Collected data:
^^^^^^^^

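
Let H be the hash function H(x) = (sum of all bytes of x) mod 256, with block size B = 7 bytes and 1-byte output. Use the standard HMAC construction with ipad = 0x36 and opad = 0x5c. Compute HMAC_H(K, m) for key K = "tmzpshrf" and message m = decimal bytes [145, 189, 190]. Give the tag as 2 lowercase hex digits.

Key "tmzpshrf" = 74 6d 7a 70 73 68 72 66 is 8 bytes > B = 7, so hash it first: H(key) = 7e, then zero-pad to 7 bytes: K' = 7e 00 00 00 00 00 00.
K' ⊕ ipad = 48 36 36 36 36 36 36.  K' ⊕ opad = 22 5c 5c 5c 5c 5c 5c.
Inner input = (K'⊕ipad) ∥ m = 48 36 36 36 36 36 36 ∥ 91 bd be.
Inner hash: sum = 72+54+54+54+54+54+54+145+189+190 = 920; mod 256 = 152 → 98.
Outer input = (K'⊕opad) ∥ inner = 22 5c 5c 5c 5c 5c 5c ∥ 98.
Outer hash (tag): sum = 34+92+92+92+92+92+92+152 = 738; mod 256 = 226 → e2.

e2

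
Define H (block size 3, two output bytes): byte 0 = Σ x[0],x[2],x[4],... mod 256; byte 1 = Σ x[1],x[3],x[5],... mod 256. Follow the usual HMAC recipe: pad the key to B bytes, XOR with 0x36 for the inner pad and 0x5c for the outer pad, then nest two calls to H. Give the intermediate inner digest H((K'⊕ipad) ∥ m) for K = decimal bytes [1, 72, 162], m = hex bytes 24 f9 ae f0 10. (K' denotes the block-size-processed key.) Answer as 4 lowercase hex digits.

Key decimal bytes [1, 72, 162] = 01 48 a2 is exactly B = 3 bytes: K' = 01 48 a2.
K' ⊕ ipad = 37 7e 94.
Inner input = 37 7e 94 ∥ 24 f9 ae f0 10.
Inner hash: even-index sum = 692 mod 256 = 180; odd-index sum = 352 mod 256 = 96 → b4 60.

b460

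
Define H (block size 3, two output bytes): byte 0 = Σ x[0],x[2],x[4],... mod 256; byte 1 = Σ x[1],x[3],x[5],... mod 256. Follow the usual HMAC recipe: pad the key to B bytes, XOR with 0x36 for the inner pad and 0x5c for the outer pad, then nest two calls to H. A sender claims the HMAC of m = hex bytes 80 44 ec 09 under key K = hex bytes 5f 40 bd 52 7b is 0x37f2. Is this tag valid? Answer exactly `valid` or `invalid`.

valid

Key hex bytes 5f 40 bd 52 7b is 5 bytes > B = 3, so hash it first: H(key) = 97 92, then zero-pad to 3 bytes: K' = 97 92 00.
K' ⊕ ipad = a1 a4 36; K' ⊕ opad = cb ce 5c.
Inner hash: even-index sum = 292 mod 256 = 36; odd-index sum = 528 mod 256 = 16 → 24 10.
Outer hash (recomputed tag): even-index sum = 311 mod 256 = 55; odd-index sum = 242 mod 256 = 242 → 37 f2.
Recomputed tag = 37f2; claimed = 37f2 → match.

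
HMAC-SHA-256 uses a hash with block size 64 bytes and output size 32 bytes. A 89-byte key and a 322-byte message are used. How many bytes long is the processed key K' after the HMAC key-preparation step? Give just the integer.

Key is 89 > 64 bytes, so it is hashed to 32 bytes then zero-padded to 64: |K'| = 64.

64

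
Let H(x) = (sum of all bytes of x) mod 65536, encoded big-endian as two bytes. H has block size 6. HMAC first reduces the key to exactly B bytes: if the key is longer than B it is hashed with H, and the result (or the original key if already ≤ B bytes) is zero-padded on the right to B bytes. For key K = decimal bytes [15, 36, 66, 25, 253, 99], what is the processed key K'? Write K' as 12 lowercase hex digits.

0f244219fd63

Key decimal bytes [15, 36, 66, 25, 253, 99] = 0f 24 42 19 fd 63 is exactly B = 6 bytes: K' = 0f 24 42 19 fd 63.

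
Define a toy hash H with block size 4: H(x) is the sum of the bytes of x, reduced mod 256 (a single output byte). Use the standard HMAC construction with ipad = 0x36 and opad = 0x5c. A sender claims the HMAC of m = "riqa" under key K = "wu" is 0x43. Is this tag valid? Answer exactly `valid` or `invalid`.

invalid

Key "wu" = 77 75 is 2 bytes ≤ B = 4; zero-pad to 4 bytes: K' = 77 75 00 00.
K' ⊕ ipad = 41 43 36 36; K' ⊕ opad = 2b 29 5c 5c.
Inner hash: sum = 65+67+54+54+114+105+113+97 = 669; mod 256 = 157 → 9d.
Outer hash (recomputed tag): sum = 43+41+92+92+157 = 425; mod 256 = 169 → a9.
Recomputed tag = a9; claimed = 43 → mismatch.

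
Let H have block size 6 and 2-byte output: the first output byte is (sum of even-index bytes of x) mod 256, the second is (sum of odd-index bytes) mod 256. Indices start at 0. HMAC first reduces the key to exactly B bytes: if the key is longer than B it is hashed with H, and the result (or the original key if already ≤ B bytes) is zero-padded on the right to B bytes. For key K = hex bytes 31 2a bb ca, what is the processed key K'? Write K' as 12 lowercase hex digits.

Key hex bytes 31 2a bb ca is 4 bytes ≤ B = 6; zero-pad to 6 bytes: K' = 31 2a bb ca 00 00.

312abbca0000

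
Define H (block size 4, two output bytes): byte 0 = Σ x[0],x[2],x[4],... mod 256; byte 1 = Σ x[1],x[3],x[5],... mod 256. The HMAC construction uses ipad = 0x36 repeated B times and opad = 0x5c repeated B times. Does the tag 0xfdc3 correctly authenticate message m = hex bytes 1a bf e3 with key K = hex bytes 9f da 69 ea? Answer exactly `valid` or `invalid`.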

^^^^^^^^

What the exercise asks: All entries above are to be transcribed verbatim.

Reply:
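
Let H be the hash function H(x) = (sum of all bytes of x) mod 256, with block size B = 7 bytes and 1-byte output. Use the standard HMAC construction with ipad = 0x36 and opad = 0x5c. Compute HMAC_H(K, m) for key K = "tmzpshrf" and message m = decimal bytes [145, 189, 190]. Give the tag as 2 lowercase hex digits.

Key "tmzpshrf" = 74 6d 7a 70 73 68 72 66 is 8 bytes > B = 7, so hash it first: H(key) = 7e, then zero-pad to 7 bytes: K' = 7e 00 00 00 00 00 00.
K' ⊕ ipad = 48 36 36 36 36 36 36.  K' ⊕ opad = 22 5c 5c 5c 5c 5c 5c.
Inner input = (K'⊕ipad) ∥ m = 48 36 36 36 36 36 36 ∥ 91 bd be.
Inner hash: sum = 72+54+54+54+54+54+54+145+189+190 = 920; mod 256 = 152 → 98.
Outer input = (K'⊕opad) ∥ inner = 22 5c 5c 5c 5c 5c 5c ∥ 98.
Outer hash (tag): sum = 34+92+92+92+92+92+92+152 = 738; mod 256 = 226 → e2.

e2

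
Define H (block size 3, two output bytes): byte 0 = Σ x[0],x[2],x[4],... mod 256; byte 1 = Σ x[1],x[3],x[5],... mod 256. Follow the usual HMAC recipe: pad the key to B bytes, XOR with 0x36 for the inner pad and 0x5c for the outer pad, then nest two calls to H. Give the intermediate inner digest H((K'⊕ipad) ∥ m) for K = decimal bytes [1, 72, 162], m = hex bytes 24 f9 ae f0 10. (K' denotes the block-size-processed key.) Answer as 4 lowercase hex digits.

Key decimal bytes [1, 72, 162] = 01 48 a2 is exactly B = 3 bytes: K' = 01 48 a2.
K' ⊕ ipad = 37 7e 94.
Inner input = 37 7e 94 ∥ 24 f9 ae f0 10.
Inner hash: even-index sum = 692 mod 256 = 180; odd-index sum = 352 mod 256 = 96 → b4 60.

b460

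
Define H (block size 3, two output bytes): byte 0 = Σ x[0],x[2],x[4],... mod 256; byte 1 = Σ x[1],x[3],x[5],... mod 256. Follow the usual HMAC recipe: pad the key to B bytes, XOR with 0x36 for the inner pad and 0x5c for the outer pad, then nest two calls to H. A sender claims the HMAC of m = hex bytes 80 44 ec 09 under key K = hex bytes 5f 40 bd 52 7b is 0x37f2. Is this tag valid? Answer exactly `valid` or `invalid`.

valid

Key hex bytes 5f 40 bd 52 7b is 5 bytes > B = 3, so hash it first: H(key) = 97 92, then zero-pad to 3 bytes: K' = 97 92 00.
K' ⊕ ipad = a1 a4 36; K' ⊕ opad = cb ce 5c.
Inner hash: even-index sum = 292 mod 256 = 36; odd-index sum = 528 mod 256 = 16 → 24 10.
Outer hash (recomputed tag): even-index sum = 311 mod 256 = 55; odd-index sum = 242 mod 256 = 242 → 37 f2.
Recomputed tag = 37f2; claimed = 37f2 → match.

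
HMAC-SHA-256 uses a hash with block size 64 bytes and output size 32 bytes. A 89-byte key and a 322-byte message are used. How many bytes long is the processed key K' after the HMAC key-preparation step? Give just the integer.

Key is 89 > 64 bytes, so it is hashed to 32 bytes then zero-padded to 64: |K'| = 64.

64

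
Let H(x) = (sum of all bytes of x) mod 65536, encoded big-endian as two bytes. H has block size 6. HMAC first reduces the key to exactly B bytes: if the key is longer than B it is hashed with H, and the result (or the original key if already ≤ B bytes) is zero-padded on the right to B bytes. For key K = decimal bytes [15, 36, 66, 25, 253, 99], what is the processed key K'? Write K' as 12 lowercase hex digits.

0f244219fd63

Key decimal bytes [15, 36, 66, 25, 253, 99] = 0f 24 42 19 fd 63 is exactly B = 6 bytes: K' = 0f 24 42 19 fd 63.

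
Define a toy hash H with block size 4: H(x) is the sum of the bytes of x, reduced mod 256 (a single output byte). Use the standard HMAC construction with ipad = 0x36 and opad = 0x5c. A sender claims the HMAC of m = "riqa" under key K = "wu" is 0x43. Is this tag valid? Answer exactly `valid` or `invalid`.

invalid

Key "wu" = 77 75 is 2 bytes ≤ B = 4; zero-pad to 4 bytes: K' = 77 75 00 00.
K' ⊕ ipad = 41 43 36 36; K' ⊕ opad = 2b 29 5c 5c.
Inner hash: sum = 65+67+54+54+114+105+113+97 = 669; mod 256 = 157 → 9d.
Outer hash (recomputed tag): sum = 43+41+92+92+157 = 425; mod 256 = 169 → a9.
Recomputed tag = a9; claimed = 43 → mismatch.

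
Let H have block size 6 and 2-byte output: the first output byte is (sum of even-index bytes of x) mod 256, the second is (sum of odd-index bytes) mod 256. Indices start at 0. HMAC first reduces the key to exactly B bytes: if the key is longer than B it is hashed with H, and the result (or the original key if already ≤ B bytes) is zero-padded on the right to B bytes. For key K = hex bytes 31 2a bb ca, what is the processed key K'? Write K' as 12 lowercase hex digits.

Key hex bytes 31 2a bb ca is 4 bytes ≤ B = 6; zero-pad to 6 bytes: K' = 31 2a bb ca 00 00.

312abbca0000

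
Define H (block size 4, two output bytes): byte 0 = Σ x[0],x[2],x[4],... mod 256; byte 1 = Σ x[1],x[3],x[5],... mod 256. The HMAC construction uses ipad = 0x36 repeated B times and opad = 0x5c repeated B times. Does the tag 0xfdc3 correctly authenticate message m = hex bytes 1a bf e3 with key K = hex bytes 9f da 69 ea? Answer exactly `valid` or `invalid`.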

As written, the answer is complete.